### Exercise
An exact, word-for-word copy of the entries is required, beginning at the line that contains "such that 19" and ending at the last line, both included.

### Stored data entries
================================
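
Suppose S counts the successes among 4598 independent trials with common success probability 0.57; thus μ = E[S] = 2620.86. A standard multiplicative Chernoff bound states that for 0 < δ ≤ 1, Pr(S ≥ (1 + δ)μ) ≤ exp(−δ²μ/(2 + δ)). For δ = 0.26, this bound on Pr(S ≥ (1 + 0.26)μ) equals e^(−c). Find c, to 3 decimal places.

c = δ²μ/(2 + δ) = 0.26²·2620.86/(2 + 0.26) = 78.3939.

78.394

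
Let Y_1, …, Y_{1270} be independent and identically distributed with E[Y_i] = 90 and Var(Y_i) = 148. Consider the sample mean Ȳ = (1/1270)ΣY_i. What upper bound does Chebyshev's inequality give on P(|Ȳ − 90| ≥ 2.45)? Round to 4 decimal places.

Var(Ȳ) = Var(Y_i)/n = 148/1270 = 0.11654.
Chebyshev: P(|Ȳ − 90| ≥ 2.45) ≤ Var(Ȳ)/(2.45)² = 148/(1270·2.45²) = 0.0194.

0.0194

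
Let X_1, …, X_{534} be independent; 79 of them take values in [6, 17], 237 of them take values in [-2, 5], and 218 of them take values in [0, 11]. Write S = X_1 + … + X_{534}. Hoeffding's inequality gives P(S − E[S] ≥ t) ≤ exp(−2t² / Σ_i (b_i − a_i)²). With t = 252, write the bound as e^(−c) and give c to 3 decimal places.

2.671

Σ(b_i − a_i)² = 79·11² + 237·7² + 218·11² = 47550.
c = 2t² / 47550 = 2·252² / 47550 = 2.6710.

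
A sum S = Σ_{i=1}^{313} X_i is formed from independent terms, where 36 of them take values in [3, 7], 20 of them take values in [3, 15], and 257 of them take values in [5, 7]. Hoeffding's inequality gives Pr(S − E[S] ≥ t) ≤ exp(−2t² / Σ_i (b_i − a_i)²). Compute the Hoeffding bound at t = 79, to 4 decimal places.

Σ(b_i − a_i)² = 36·4² + 20·12² + 257·2² = 4484.
Exponent = 2·79² / 4484 = 2.78368.
Bound = exp(−2.78368) = 0.06181.

0.0618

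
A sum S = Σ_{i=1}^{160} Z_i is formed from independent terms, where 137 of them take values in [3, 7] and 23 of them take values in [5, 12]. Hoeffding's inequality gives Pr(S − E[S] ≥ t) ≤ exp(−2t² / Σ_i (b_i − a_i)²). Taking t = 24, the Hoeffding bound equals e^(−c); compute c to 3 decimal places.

0.347

Σ(b_i − a_i)² = 137·4² + 23·7² = 3319.
c = 2t² / 3319 = 2·24² / 3319 = 0.3471.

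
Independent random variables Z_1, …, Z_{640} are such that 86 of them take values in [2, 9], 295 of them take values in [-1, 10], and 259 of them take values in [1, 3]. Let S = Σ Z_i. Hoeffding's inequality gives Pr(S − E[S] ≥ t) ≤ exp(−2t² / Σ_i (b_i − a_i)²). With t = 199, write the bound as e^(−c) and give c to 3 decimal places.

1.934

Σ(b_i − a_i)² = 86·7² + 295·11² + 259·2² = 40945.
c = 2t² / 40945 = 2·199² / 40945 = 1.9344.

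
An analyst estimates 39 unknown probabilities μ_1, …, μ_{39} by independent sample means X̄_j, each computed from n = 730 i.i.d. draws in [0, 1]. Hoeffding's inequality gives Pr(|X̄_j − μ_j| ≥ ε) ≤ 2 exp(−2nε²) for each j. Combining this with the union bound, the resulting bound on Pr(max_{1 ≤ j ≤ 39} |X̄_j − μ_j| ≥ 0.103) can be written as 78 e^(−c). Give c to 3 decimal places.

Union bound over the 39 events: Pr(max_{1 ≤ j ≤ 39} |X̄_j − μ_j| ≥ 0.103) ≤ 39·2·exp(−2nε²) = 78 exp(−2·730·0.103²).
So c = 2·730·0.103² = 15.4891.

15.489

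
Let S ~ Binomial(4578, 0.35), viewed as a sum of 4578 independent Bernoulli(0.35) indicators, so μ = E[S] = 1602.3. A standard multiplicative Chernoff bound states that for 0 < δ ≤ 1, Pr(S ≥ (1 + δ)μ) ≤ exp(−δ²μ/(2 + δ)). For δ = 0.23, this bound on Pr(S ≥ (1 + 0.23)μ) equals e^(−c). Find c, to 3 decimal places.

c = δ²μ/(2 + δ) = 0.23²·1602.3/(2 + 0.23) = 38.0097.

38.010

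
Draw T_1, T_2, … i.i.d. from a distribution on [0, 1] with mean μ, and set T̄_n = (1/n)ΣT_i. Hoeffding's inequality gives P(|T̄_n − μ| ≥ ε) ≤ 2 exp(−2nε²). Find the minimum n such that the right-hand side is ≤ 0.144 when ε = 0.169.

47

Require 2·exp(−2nε²) ≤ 0.144, i.e. 2nε² ≥ ln(2/0.144) = 2.631089.
So n ≥ 2.631089 / (2·0.169²) = 46.061.
The smallest integer n is 47.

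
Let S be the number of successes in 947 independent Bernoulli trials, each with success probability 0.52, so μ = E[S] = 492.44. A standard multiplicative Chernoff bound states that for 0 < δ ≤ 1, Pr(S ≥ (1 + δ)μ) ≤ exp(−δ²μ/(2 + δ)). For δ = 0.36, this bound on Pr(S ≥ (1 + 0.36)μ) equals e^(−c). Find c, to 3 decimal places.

c = δ²μ/(2 + δ) = 0.36²·492.44/(2 + 0.36) = 27.0425.

27.042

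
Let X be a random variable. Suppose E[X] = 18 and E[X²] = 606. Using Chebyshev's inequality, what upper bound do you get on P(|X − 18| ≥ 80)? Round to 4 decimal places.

Var(X) = E[X²] − (E[X])² = 606 − 324 = 282.
Chebyshev's inequality: P(|X − μ| ≥ t) ≤ Var(X)/t² = 282/6400 = 0.0441.

0.0441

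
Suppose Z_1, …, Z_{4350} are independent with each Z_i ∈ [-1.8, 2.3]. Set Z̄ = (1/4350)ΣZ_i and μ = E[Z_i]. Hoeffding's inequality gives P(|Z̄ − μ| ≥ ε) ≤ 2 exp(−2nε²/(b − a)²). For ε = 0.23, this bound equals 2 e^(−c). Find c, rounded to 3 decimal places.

27.378

c = 2nε²/(b − a)² = 2·4350·0.23² / 4.1² = 27.3783.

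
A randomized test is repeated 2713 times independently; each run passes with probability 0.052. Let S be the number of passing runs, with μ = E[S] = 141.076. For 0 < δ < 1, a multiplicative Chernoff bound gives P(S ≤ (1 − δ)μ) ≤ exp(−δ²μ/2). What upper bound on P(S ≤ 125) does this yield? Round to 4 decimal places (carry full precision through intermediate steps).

Write 125 = (1 − δ)μ, so δ = 1 − 125/141.076 = 0.1139528…
Then the exponent is δ²μ/2 = (μ − 125)²/(2μ) = 0.915952.
Bound = exp(−0.915952) = 0.40014.

0.4001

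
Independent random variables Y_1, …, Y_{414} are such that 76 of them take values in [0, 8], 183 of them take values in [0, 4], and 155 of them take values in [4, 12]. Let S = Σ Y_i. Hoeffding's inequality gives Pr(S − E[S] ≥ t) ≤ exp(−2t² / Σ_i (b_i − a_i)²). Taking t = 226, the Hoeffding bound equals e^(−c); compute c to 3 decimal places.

5.767

Σ(b_i − a_i)² = 76·8² + 183·4² + 155·8² = 17712.
c = 2t² / 17712 = 2·226² / 17712 = 5.7674.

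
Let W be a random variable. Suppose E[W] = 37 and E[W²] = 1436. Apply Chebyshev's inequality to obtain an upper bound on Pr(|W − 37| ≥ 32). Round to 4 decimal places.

0.0654

Var(W) = E[W²] − (E[W])² = 1436 − 1369 = 67.
Chebyshev's inequality: Pr(|W − μ| ≥ t) ≤ Var(W)/t² = 67/1024 = 0.0654.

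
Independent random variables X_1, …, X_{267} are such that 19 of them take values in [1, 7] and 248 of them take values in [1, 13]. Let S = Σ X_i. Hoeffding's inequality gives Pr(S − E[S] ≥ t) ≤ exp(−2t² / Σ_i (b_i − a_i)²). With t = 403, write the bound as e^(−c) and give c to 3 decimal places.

Σ(b_i − a_i)² = 19·6² + 248·12² = 36396.
c = 2t² / 36396 = 2·403² / 36396 = 8.9246.

8.925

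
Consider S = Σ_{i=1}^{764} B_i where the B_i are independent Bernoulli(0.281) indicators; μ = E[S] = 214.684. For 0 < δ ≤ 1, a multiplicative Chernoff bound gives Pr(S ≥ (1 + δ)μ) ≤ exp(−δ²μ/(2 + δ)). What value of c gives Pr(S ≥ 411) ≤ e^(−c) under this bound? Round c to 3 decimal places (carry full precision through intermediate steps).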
================================
### Exercise answer
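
Independent random variables X_1, …, X_{267} are such that 19 of them take values in [1, 7] and 248 of them take values in [1, 13]. Let S = Σ X_i. Hoeffding's inequality gives Pr(S − E[S] ≥ t) ≤ exp(−2t² / Σ_i (b_i − a_i)²). With t = 403, write the bound as e^(−c) and give c to 3 decimal places.

Σ(b_i − a_i)² = 19·6² + 248·12² = 36396.
c = 2t² / 36396 = 2·403² / 36396 = 8.9246.

8.925

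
Consider S = Σ_{i=1}^{764} B_i where the B_i are independent Bernoulli(0.281) indicators; μ = E[S] = 214.684. For 0 < δ ≤ 1, a multiplicative Chernoff bound gives Pr(S ≥ (1 + δ)μ) ≤ exp(−δ²μ/(2 + δ)). What value of c gives Pr(S ≥ 411) ≤ e^(−c) under this bound? Round c to 3 decimal places (carry full precision through intermediate steps).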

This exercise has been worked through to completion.